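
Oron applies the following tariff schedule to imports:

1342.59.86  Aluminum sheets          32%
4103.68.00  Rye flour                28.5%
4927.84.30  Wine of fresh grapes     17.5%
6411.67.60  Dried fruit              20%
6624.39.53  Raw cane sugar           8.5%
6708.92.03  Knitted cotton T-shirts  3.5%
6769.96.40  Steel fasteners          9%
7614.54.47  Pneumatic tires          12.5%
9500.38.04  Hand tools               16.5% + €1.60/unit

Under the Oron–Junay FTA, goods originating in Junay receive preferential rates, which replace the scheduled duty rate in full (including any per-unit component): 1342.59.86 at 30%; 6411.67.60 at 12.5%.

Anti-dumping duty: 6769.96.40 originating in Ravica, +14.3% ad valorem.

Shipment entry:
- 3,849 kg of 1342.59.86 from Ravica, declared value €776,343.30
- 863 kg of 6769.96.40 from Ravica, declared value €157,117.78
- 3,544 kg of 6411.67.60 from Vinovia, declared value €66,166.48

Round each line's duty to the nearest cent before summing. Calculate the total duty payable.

€298,271.60

Line 1 (1342.59.86, Ravica, 3,849 kg, €776,343.30):
Base rate for 1342.59.86 is 32%.
1342.59.86 has an FTA preferential rate, but origin Ravica is not Junay; base rate stands.
Duty = €776,343.30 × 32% = €248,429.86.
Line 2 (6769.96.40, Ravica, 863 kg, €157,117.78):
Base rate for 6769.96.40 is 9%.
Additional duty on 6769.96.40 from Ravica: +14.3%. Applied ad valorem rate: 9% + 14.3% = 23.3%.
Duty = €157,117.78 × 23.3% = €36,608.44.
Line 3 (6411.67.60, Vinovia, 3,544 kg, €66,166.48):
Base rate for 6411.67.60 is 20%.
6411.67.60 has an FTA preferential rate, but origin Vinovia is not Junay; base rate stands.
Duty = €66,166.48 × 20% = €13,233.30.
Total = €248,429.86 + €36,608.44 + €13,233.30 = €298,271.60.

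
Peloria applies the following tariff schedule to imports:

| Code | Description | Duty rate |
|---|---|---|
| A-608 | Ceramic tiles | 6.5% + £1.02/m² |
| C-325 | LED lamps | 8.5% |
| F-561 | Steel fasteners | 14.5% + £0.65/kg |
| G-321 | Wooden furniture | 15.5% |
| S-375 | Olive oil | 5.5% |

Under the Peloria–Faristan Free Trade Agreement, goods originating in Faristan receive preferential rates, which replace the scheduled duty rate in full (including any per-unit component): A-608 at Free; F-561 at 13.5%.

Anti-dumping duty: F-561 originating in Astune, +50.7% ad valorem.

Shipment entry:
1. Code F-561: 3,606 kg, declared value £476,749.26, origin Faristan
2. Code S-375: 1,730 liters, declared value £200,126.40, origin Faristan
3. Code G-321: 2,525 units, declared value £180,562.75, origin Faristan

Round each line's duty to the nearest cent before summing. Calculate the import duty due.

£103,355.33

Line 1 (F-561, Faristan, 3,606 kg, £476,749.26):
Base rate for F-561 is 14.5% + £0.65/kg.
Origin Faristan qualifies under the Peloria–Faristan agreement and F-561 is covered: preferential rate 13.5% applies instead.
The additional-duty order on F-561 targets Astune, not Faristan; it does not apply.
Duty = £476,749.26 × 13.5% = £64,361.15.
Line 2 (S-375, Faristan, 1,730 liters, £200,126.40):
Base rate for S-375 is 5.5%.
Origin Faristan is the FTA partner but S-375 is not on the preference list; base rate stands.
Duty = £200,126.40 × 5.5% = £11,006.95.
Line 3 (G-321, Faristan, 2,525 units, £180,562.75):
Base rate for G-321 is 15.5%.
Origin Faristan is the FTA partner but G-321 is not on the preference list; base rate stands.
Duty = £180,562.75 × 15.5% = £27,987.23.
Total = £64,361.15 + £11,006.95 + £27,987.23 = £103,355.33.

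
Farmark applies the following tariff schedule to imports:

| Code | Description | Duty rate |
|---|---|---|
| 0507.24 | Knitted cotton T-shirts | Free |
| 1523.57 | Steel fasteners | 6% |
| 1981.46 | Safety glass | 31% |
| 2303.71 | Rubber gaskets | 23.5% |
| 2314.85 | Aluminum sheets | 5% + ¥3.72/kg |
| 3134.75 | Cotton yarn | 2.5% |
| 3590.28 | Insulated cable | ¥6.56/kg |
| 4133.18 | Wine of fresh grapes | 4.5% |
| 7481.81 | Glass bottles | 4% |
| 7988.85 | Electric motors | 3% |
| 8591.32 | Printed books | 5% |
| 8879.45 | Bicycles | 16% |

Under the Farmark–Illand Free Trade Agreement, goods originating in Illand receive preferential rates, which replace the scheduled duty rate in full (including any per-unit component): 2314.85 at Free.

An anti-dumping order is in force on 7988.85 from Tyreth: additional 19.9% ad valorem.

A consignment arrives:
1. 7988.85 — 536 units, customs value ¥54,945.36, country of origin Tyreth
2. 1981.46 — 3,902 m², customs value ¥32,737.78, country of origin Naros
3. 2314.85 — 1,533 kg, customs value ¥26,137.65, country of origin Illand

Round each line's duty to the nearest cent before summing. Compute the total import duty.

¥22,731.20

Line 1 (7988.85, Tyreth, 536 units, ¥54,945.36):
Base rate for 7988.85 is 3%.
Additional duty on 7988.85 from Tyreth: +19.9%. Applied ad valorem rate: 3% + 19.9% = 22.9%.
Duty = ¥54,945.36 × 22.9% = ¥12,582.49.
Line 2 (1981.46, Naros, 3,902 m², ¥32,737.78):
Base rate for 1981.46 is 31%.
Duty = ¥32,737.78 × 31% = ¥10,148.71.
Line 3 (2314.85, Illand, 1,533 kg, ¥26,137.65):
Base rate for 2314.85 is 5% + ¥3.72/kg.
Origin Illand qualifies under the Farmark–Illand agreement and 2314.85 is covered: preferential rate Free applies instead.
Duty = ¥26,137.65 × 0% = ¥0.00.
Total = ¥12,582.49 + ¥10,148.71 + ¥0.00 = ¥22,731.20.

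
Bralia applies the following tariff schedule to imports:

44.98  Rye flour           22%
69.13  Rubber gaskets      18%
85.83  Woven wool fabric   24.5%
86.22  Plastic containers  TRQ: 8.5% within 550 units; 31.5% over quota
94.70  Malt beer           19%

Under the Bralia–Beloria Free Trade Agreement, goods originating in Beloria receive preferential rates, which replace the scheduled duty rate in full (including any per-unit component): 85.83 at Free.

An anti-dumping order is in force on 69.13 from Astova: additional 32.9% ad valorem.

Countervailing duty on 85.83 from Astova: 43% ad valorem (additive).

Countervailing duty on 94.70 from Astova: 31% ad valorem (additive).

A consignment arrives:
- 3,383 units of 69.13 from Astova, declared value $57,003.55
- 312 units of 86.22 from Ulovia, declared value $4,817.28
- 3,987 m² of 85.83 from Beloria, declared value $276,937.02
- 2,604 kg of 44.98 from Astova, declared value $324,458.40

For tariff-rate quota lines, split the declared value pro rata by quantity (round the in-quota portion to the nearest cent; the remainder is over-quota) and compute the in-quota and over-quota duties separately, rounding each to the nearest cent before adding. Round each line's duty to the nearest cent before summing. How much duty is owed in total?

Line 1 (69.13, Astova, 3,383 units, $57,003.55):
Base rate for 69.13 is 18%.
Additional duty on 69.13 from Astova: +32.9%. Applied ad valorem rate: 18% + 32.9% = 50.9%.
Duty = $57,003.55 × 50.9% = $29,014.81.
Line 2 (86.22, Ulovia, 312 units, $4,817.28):
Code 86.22 is under a tariff-rate quota (threshold 550 units). Quantity 312 units is within the quota, so the in-quota rate 8.5% applies to the full value.
Duty = $4,817.28 × 8.5% = $409.47.
Line 3 (85.83, Beloria, 3,987 m², $276,937.02):
Base rate for 85.83 is 24.5%.
Origin Beloria qualifies under the Bralia–Beloria agreement and 85.83 is covered: preferential rate Free applies instead.
The additional-duty order on 85.83 targets Astova, not Beloria; it does not apply.
Duty = $276,937.02 × 0% = $0.00.
Line 4 (44.98, Astova, 2,604 kg, $324,458.40):
Base rate for 44.98 is 22%.
Duty = $324,458.40 × 22% = $71,380.85.
Total = $29,014.81 + $409.47 + $0.00 + $71,380.85 = $100,805.13.

$100,805.13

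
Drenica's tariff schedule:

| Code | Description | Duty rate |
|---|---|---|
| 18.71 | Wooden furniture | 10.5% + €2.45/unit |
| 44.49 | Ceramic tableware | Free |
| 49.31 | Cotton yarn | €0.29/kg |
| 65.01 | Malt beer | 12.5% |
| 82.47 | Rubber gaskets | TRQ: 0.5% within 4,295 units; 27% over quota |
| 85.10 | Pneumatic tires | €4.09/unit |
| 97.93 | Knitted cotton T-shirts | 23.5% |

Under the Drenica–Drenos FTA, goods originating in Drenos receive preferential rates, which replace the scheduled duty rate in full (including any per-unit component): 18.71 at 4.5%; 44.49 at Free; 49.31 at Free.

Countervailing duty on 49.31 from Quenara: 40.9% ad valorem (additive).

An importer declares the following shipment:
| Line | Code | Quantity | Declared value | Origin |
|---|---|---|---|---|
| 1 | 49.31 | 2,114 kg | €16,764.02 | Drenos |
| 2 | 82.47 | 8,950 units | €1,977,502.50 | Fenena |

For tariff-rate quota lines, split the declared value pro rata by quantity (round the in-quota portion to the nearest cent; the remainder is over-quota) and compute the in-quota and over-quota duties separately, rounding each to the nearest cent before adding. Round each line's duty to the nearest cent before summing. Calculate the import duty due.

Line 1 (49.31, Drenos, 2,114 kg, €16,764.02):
Base rate for 49.31 is €0.29/kg.
Origin Drenos qualifies under the Drenica–Drenos agreement and 49.31 is covered: preferential rate Free applies instead.
The additional-duty order on 49.31 targets Quenara, not Drenos; it does not apply.
Duty = €16,764.02 × 0% = €0.00.
Line 2 (82.47, Fenena, 8,950 units, €1,977,502.50):
Code 82.47 is under a tariff-rate quota (threshold 4,295 units). In-quota: 4,295 units at 0.5%; over-quota: 4,655 units at 27%.
Pro-rata value split: in-quota = €1,977,502.50 × 4,295/8,950 = €948,980.25; over-quota = €1,977,502.50 − €948,980.25 = €1,028,522.25.
In-quota duty = €948,980.25 × 0.5% = €4,744.90. Over-quota duty = €1,028,522.25 × 27% = €277,701.01.
Line duty = €4,744.90 + €277,701.01 = €282,445.91.
Total = €0.00 + €282,445.91 = €282,445.91.

€282,445.91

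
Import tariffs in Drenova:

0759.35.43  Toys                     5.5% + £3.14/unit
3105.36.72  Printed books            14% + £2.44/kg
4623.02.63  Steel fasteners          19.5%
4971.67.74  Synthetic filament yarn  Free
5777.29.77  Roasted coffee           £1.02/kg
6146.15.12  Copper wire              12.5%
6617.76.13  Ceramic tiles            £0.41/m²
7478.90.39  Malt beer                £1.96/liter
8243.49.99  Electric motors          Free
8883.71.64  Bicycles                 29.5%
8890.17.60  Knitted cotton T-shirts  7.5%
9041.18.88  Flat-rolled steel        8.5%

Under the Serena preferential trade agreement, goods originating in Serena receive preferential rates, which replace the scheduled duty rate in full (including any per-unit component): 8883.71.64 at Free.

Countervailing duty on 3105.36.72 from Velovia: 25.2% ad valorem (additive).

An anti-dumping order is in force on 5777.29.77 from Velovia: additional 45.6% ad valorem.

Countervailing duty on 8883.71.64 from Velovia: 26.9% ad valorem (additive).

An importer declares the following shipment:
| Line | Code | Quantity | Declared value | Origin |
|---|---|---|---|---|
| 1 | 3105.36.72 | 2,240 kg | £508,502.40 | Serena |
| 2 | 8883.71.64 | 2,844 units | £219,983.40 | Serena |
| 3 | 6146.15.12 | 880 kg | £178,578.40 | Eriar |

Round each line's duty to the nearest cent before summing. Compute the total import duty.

Line 1 (3105.36.72, Serena, 2,240 kg, £508,502.40):
Base rate for 3105.36.72 is 14% + £2.44/kg.
Origin Serena is the FTA partner but 3105.36.72 is not on the preference list; base rate stands.
The additional-duty order on 3105.36.72 targets Velovia, not Serena; it does not apply.
Duty = £508,502.40 × 14% + 2,240 × £2.44 = £76,655.94.
Line 2 (8883.71.64, Serena, 2,844 units, £219,983.40):
Base rate for 8883.71.64 is 29.5%.
Origin Serena qualifies under the Drenova–Serena agreement and 8883.71.64 is covered: preferential rate Free applies instead.
The additional-duty order on 8883.71.64 targets Velovia, not Serena; it does not apply.
Duty = £219,983.40 × 0% = £0.00.
Line 3 (6146.15.12, Eriar, 880 kg, £178,578.40):
Base rate for 6146.15.12 is 12.5%.
Duty = £178,578.40 × 12.5% = £22,322.30.
Total = £76,655.94 + £0.00 + £22,322.30 = £98,978.24.

£98,978.24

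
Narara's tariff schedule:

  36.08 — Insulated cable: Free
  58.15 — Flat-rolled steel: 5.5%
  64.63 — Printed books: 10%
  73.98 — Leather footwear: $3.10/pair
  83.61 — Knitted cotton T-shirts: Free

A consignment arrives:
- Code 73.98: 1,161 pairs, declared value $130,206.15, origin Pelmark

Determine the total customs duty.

$3,599.10

Line 1 (73.98, Pelmark, 1,161 pairs, $130,206.15):
Base rate for 73.98 is $3.10/pair.
Duty = 1,161 × $3.10 = $3,599.10.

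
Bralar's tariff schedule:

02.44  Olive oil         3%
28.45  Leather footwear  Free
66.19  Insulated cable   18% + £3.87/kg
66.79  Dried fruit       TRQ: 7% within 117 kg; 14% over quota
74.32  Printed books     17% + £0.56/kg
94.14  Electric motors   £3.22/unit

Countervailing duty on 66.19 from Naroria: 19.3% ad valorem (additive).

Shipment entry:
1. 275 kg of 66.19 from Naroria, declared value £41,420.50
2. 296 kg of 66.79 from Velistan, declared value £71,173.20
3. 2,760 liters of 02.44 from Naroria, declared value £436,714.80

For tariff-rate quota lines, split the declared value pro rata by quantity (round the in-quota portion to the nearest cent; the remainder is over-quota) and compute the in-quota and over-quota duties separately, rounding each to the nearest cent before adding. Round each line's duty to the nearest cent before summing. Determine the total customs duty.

Line 1 (66.19, Naroria, 275 kg, £41,420.50):
Base rate for 66.19 is 18% + £3.87/kg.
Additional duty on 66.19 from Naroria: +19.3%. Applied ad valorem rate: 18% + 19.3% = 37.3%.
Duty = £41,420.50 × 37.3% + 275 × £3.87 = £16,514.10.
Line 2 (66.79, Velistan, 296 kg, £71,173.20):
Code 66.79 is under a tariff-rate quota (threshold 117 kg). In-quota: 117 kg at 7%; over-quota: 179 kg at 14%.
Pro-rata value split: in-quota = £71,173.20 × 117/296 = £28,132.65; over-quota = £71,173.20 − £28,132.65 = £43,040.55.
In-quota duty = £28,132.65 × 7% = £1,969.29. Over-quota duty = £43,040.55 × 14% = £6,025.68.
Line duty = £1,969.29 + £6,025.68 = £7,994.97.
Line 3 (02.44, Naroria, 2,760 liters, £436,714.80):
Base rate for 02.44 is 3%.
Duty = £436,714.80 × 3% = £13,101.44.
Total = £16,514.10 + £7,994.97 + £13,101.44 = £37,610.51.

£37,610.51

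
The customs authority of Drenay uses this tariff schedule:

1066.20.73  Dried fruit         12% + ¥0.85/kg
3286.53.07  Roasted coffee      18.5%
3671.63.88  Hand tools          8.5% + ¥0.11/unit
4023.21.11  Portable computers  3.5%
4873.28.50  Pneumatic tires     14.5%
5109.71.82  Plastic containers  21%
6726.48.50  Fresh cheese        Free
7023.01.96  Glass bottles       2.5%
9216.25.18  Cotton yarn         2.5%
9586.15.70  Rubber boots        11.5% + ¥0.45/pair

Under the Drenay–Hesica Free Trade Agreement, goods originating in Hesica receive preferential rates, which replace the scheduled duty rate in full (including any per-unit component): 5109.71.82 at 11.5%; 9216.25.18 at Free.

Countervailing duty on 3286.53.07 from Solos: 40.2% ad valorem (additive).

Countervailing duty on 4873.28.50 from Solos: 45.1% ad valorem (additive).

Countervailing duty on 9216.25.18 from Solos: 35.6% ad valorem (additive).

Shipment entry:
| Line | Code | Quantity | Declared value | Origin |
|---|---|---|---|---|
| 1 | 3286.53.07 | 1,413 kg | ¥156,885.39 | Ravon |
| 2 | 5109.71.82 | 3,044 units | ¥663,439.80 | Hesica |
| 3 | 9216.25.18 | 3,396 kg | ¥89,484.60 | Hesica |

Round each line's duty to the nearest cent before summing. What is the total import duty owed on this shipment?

¥105,319.38

Line 1 (3286.53.07, Ravon, 1,413 kg, ¥156,885.39):
Base rate for 3286.53.07 is 18.5%.
The additional-duty order on 3286.53.07 targets Solos, not Ravon; it does not apply.
Duty = ¥156,885.39 × 18.5% = ¥29,023.80.
Line 2 (5109.71.82, Hesica, 3,044 units, ¥663,439.80):
Base rate for 5109.71.82 is 21%.
Origin Hesica qualifies under the Drenay–Hesica agreement and 5109.71.82 is covered: preferential rate 11.5% applies instead.
Duty = ¥663,439.80 × 11.5% = ¥76,295.58.
Line 3 (9216.25.18, Hesica, 3,396 kg, ¥89,484.60):
Base rate for 9216.25.18 is 2.5%.
Origin Hesica qualifies under the Drenay–Hesica agreement and 9216.25.18 is covered: preferential rate Free applies instead.
The additional-duty order on 9216.25.18 targets Solos, not Hesica; it does not apply.
Duty = ¥89,484.60 × 0% = ¥0.00.
Total = ¥29,023.80 + ¥76,295.58 + ¥0.00 = ¥105,319.38.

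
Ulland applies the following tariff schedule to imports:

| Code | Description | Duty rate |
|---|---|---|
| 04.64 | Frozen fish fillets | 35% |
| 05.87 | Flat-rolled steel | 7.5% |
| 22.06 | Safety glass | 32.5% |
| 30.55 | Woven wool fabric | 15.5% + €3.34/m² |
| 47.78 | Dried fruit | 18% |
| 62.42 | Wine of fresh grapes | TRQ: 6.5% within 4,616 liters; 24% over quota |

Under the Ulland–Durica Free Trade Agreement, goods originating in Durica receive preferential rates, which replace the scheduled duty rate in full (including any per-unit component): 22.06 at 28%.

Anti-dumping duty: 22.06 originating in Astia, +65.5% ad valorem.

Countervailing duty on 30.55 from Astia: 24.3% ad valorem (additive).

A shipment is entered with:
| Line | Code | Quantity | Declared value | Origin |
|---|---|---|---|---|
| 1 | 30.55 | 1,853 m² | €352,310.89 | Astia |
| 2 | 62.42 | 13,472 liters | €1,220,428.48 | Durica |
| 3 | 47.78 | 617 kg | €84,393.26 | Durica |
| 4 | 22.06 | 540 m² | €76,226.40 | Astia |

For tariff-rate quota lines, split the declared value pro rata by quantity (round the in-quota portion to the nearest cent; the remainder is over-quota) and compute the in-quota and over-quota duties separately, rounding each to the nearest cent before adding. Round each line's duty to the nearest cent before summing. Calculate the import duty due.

€456,025.64

Line 1 (30.55, Astia, 1,853 m², €352,310.89):
Base rate for 30.55 is 15.5% + €3.34/m².
Additional duty on 30.55 from Astia: +24.3%. Applied ad valorem rate: 15.5% + 24.3% = 39.8%.
Duty = €352,310.89 × 39.8% + 1,853 × €3.34 = €146,408.75.
Line 2 (62.42, Durica, 13,472 liters, €1,220,428.48):
Code 62.42 is under a tariff-rate quota (threshold 4,616 liters). In-quota: 4,616 liters at 6.5%; over-quota: 8,856 liters at 24%.
Pro-rata value split: in-quota = €1,220,428.48 × 4,616/13,472 = €418,163.44; over-quota = €1,220,428.48 − €418,163.44 = €802,265.04.
In-quota duty = €418,163.44 × 6.5% = €27,180.62. Over-quota duty = €802,265.04 × 24% = €192,543.61.
Line duty = €27,180.62 + €192,543.61 = €219,724.23.
Line 3 (47.78, Durica, 617 kg, €84,393.26):
Base rate for 47.78 is 18%.
Origin Durica is the FTA partner but 47.78 is not on the preference list; base rate stands.
Duty = €84,393.26 × 18% = €15,190.79.
Line 4 (22.06, Astia, 540 m², €76,226.40):
Base rate for 22.06 is 32.5%.
22.06 has an FTA preferential rate, but origin Astia is not Durica; base rate stands.
Additional duty on 22.06 from Astia: +65.5%. Applied ad valorem rate: 32.5% + 65.5% = 98%.
Duty = €76,226.40 × 98% = €74,701.87.
Total = €146,408.75 + €219,724.23 + €15,190.79 + €74,701.87 = €456,025.64.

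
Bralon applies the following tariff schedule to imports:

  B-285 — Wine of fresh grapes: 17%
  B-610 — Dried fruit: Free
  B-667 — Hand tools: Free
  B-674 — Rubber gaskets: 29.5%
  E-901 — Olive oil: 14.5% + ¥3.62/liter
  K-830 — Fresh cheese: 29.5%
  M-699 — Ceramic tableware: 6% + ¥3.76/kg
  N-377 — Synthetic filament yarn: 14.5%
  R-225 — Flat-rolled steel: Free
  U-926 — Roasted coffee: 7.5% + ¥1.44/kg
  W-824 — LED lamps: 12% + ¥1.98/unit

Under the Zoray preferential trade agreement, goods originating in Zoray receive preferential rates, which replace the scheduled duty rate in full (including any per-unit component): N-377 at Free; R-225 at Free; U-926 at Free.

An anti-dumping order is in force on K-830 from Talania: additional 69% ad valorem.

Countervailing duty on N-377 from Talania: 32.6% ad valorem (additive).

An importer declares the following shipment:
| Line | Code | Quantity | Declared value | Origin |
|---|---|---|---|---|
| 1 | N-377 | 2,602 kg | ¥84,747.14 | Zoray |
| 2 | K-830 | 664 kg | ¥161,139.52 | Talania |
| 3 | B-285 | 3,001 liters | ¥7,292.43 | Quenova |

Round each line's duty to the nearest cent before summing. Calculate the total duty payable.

¥159,962.14

Line 1 (N-377, Zoray, 2,602 kg, ¥84,747.14):
Base rate for N-377 is 14.5%.
Origin Zoray qualifies under the Bralon–Zoray agreement and N-377 is covered: preferential rate Free applies instead.
The additional-duty order on N-377 targets Talania, not Zoray; it does not apply.
Duty = ¥84,747.14 × 0% = ¥0.00.
Line 2 (K-830, Talania, 664 kg, ¥161,139.52):
Base rate for K-830 is 29.5%.
Additional duty on K-830 from Talania: +69%. Applied ad valorem rate: 29.5% + 69% = 98.5%.
Duty = ¥161,139.52 × 98.5% = ¥158,722.43.
Line 3 (B-285, Quenova, 3,001 liters, ¥7,292.43):
Base rate for B-285 is 17%.
Duty = ¥7,292.43 × 17% = ¥1,239.71.
Total = ¥0.00 + ¥158,722.43 + ¥1,239.71 = ¥159,962.14.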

Assignment = Set down exactly what runs from the line containing "kg | ¥84,747.14 | Zoray |" through the last line above, both lines included.

Reply to the exercise =
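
| 1 | N-377 | 2,602 kg | ¥84,747.14 | Zoray |
| 2 | K-830 | 664 kg | ¥161,139.52 | Talania |
| 3 | B-285 | 3,001 liters | ¥7,292.43 | Quenova |

Round each line's duty to the nearest cent before summing. Calculate the total duty payable.

¥159,962.14

Line 1 (N-377, Zoray, 2,602 kg, ¥84,747.14):
Base rate for N-377 is 14.5%.
Origin Zoray qualifies under the Bralon–Zoray agreement and N-377 is covered: preferential rate Free applies instead.
The additional-duty order on N-377 targets Talania, not Zoray; it does not apply.
Duty = ¥84,747.14 × 0% = ¥0.00.
Line 2 (K-830, Talania, 664 kg, ¥161,139.52):
Base rate for K-830 is 29.5%.
Additional duty on K-830 from Talania: +69%. Applied ad valorem rate: 29.5% + 69% = 98.5%.
Duty = ¥161,139.52 × 98.5% = ¥158,722.43.
Line 3 (B-285, Quenova, 3,001 liters, ¥7,292.43):
Base rate for B-285 is 17%.
Duty = ¥7,292.43 × 17% = ¥1,239.71.
Total = ¥0.00 + ¥158,722.43 + ¥1,239.71 = ¥159,962.14.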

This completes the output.